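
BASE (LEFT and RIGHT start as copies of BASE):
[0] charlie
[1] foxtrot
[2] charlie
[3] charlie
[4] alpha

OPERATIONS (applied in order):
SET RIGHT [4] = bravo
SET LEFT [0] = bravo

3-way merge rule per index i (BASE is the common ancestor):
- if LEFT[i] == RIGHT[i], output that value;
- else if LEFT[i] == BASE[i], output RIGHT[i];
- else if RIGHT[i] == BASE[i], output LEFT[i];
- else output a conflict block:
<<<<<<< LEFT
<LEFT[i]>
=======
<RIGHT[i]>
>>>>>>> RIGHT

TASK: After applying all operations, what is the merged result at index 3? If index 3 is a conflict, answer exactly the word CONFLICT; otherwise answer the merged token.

Final LEFT:  [bravo, foxtrot, charlie, charlie, alpha]
Final RIGHT: [charlie, foxtrot, charlie, charlie, bravo]
i=0: L=bravo, R=charlie=BASE -> take LEFT -> bravo
i=1: L=foxtrot R=foxtrot -> agree -> foxtrot
i=2: L=charlie R=charlie -> agree -> charlie
i=3: L=charlie R=charlie -> agree -> charlie
i=4: L=alpha=BASE, R=bravo -> take RIGHT -> bravo
Index 3 -> charlie

Answer: charlie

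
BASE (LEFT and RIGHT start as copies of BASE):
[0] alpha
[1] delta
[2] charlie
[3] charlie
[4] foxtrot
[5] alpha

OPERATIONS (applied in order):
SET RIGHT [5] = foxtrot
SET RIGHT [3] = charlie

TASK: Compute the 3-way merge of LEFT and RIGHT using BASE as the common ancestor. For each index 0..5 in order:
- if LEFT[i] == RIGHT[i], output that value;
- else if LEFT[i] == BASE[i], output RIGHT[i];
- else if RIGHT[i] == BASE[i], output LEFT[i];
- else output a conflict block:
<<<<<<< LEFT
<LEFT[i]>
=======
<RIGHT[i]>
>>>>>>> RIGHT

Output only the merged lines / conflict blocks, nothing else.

Answer: alpha
delta
charlie
charlie
foxtrot
foxtrot

Derivation:
Final LEFT:  [alpha, delta, charlie, charlie, foxtrot, alpha]
Final RIGHT: [alpha, delta, charlie, charlie, foxtrot, foxtrot]
i=0: L=alpha R=alpha -> agree -> alpha
i=1: L=delta R=delta -> agree -> delta
i=2: L=charlie R=charlie -> agree -> charlie
i=3: L=charlie R=charlie -> agree -> charlie
i=4: L=foxtrot R=foxtrot -> agree -> foxtrot
i=5: L=alpha=BASE, R=foxtrot -> take RIGHT -> foxtrot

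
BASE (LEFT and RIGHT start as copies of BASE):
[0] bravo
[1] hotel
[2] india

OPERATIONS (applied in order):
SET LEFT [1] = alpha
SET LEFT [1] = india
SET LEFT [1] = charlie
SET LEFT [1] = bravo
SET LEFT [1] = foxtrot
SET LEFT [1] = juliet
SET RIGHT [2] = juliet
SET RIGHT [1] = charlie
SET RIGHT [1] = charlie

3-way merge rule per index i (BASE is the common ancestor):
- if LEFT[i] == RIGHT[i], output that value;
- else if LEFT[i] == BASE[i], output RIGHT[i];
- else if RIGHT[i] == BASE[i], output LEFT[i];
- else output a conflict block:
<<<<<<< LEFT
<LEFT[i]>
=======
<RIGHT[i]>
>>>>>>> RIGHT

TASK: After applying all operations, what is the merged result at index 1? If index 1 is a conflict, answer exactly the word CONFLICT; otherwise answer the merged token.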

────────

[Your task] Would you write out the full listing exactly as given?

[Answer space]
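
BASE (LEFT and RIGHT start as copies of BASE):
[0] charlie
[1] foxtrot
[2] charlie
[3] charlie
[4] alpha

OPERATIONS (applied in order):
SET RIGHT [4] = bravo
SET LEFT [0] = bravo

3-way merge rule per index i (BASE is the common ancestor):
- if LEFT[i] == RIGHT[i], output that value;
- else if LEFT[i] == BASE[i], output RIGHT[i];
- else if RIGHT[i] == BASE[i], output LEFT[i];
- else output a conflict block:
<<<<<<< LEFT
<LEFT[i]>
=======
<RIGHT[i]>
>>>>>>> RIGHT

TASK: After applying all operations, what is the merged result at index 3? If index 3 is a conflict, answer exactly the word CONFLICT; otherwise answer the merged token.

Final LEFT:  [bravo, foxtrot, charlie, charlie, alpha]
Final RIGHT: [charlie, foxtrot, charlie, charlie, bravo]
i=0: L=bravo, R=charlie=BASE -> take LEFT -> bravo
i=1: L=foxtrot R=foxtrot -> agree -> foxtrot
i=2: L=charlie R=charlie -> agree -> charlie
i=3: L=charlie R=charlie -> agree -> charlie
i=4: L=alpha=BASE, R=bravo -> take RIGHT -> bravo
Index 3 -> charlie

Answer: charlie

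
BASE (LEFT and RIGHT start as copies of BASE):
[0] alpha
[1] delta
[2] charlie
[3] charlie
[4] foxtrot
[5] alpha

OPERATIONS (applied in order):
SET RIGHT [5] = foxtrot
SET RIGHT [3] = charlie

TASK: Compute the 3-way merge of LEFT and RIGHT using BASE as the common ancestor. For each index 0..5 in order:
- if LEFT[i] == RIGHT[i], output that value;
- else if LEFT[i] == BASE[i], output RIGHT[i];
- else if RIGHT[i] == BASE[i], output LEFT[i];
- else output a conflict block:
<<<<<<< LEFT
<LEFT[i]>
=======
<RIGHT[i]>
>>>>>>> RIGHT

Output only the merged lines / conflict blocks, nothing else.

Answer: alpha
delta
charlie
charlie
foxtrot
foxtrot

Derivation:
Final LEFT:  [alpha, delta, charlie, charlie, foxtrot, alpha]
Final RIGHT: [alpha, delta, charlie, charlie, foxtrot, foxtrot]
i=0: L=alpha R=alpha -> agree -> alpha
i=1: L=delta R=delta -> agree -> delta
i=2: L=charlie R=charlie -> agree -> charlie
i=3: L=charlie R=charlie -> agree -> charlie
i=4: L=foxtrot R=foxtrot -> agree -> foxtrot
i=5: L=alpha=BASE, R=foxtrot -> take RIGHT -> foxtrot

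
BASE (LEFT and RIGHT start as copies of BASE):
[0] bravo
[1] hotel
[2] india

OPERATIONS (applied in order):
SET LEFT [1] = alpha
SET LEFT [1] = india
SET LEFT [1] = charlie
SET LEFT [1] = bravo
SET LEFT [1] = foxtrot
SET LEFT [1] = juliet
SET RIGHT [2] = juliet
SET RIGHT [1] = charlie
SET RIGHT [1] = charlie

3-way merge rule per index i (BASE is the common ancestor):
- if LEFT[i] == RIGHT[i], output that value;
- else if LEFT[i] == BASE[i], output RIGHT[i];
- else if RIGHT[i] == BASE[i], output LEFT[i];
- else output a conflict block:
<<<<<<< LEFT
<LEFT[i]>
=======
<RIGHT[i]>
>>>>>>> RIGHT

TASK: After applying all operations, what is the merged result at index 1? If index 1 is a conflict, answer exactly the word CONFLICT; otherwise answer the merged token.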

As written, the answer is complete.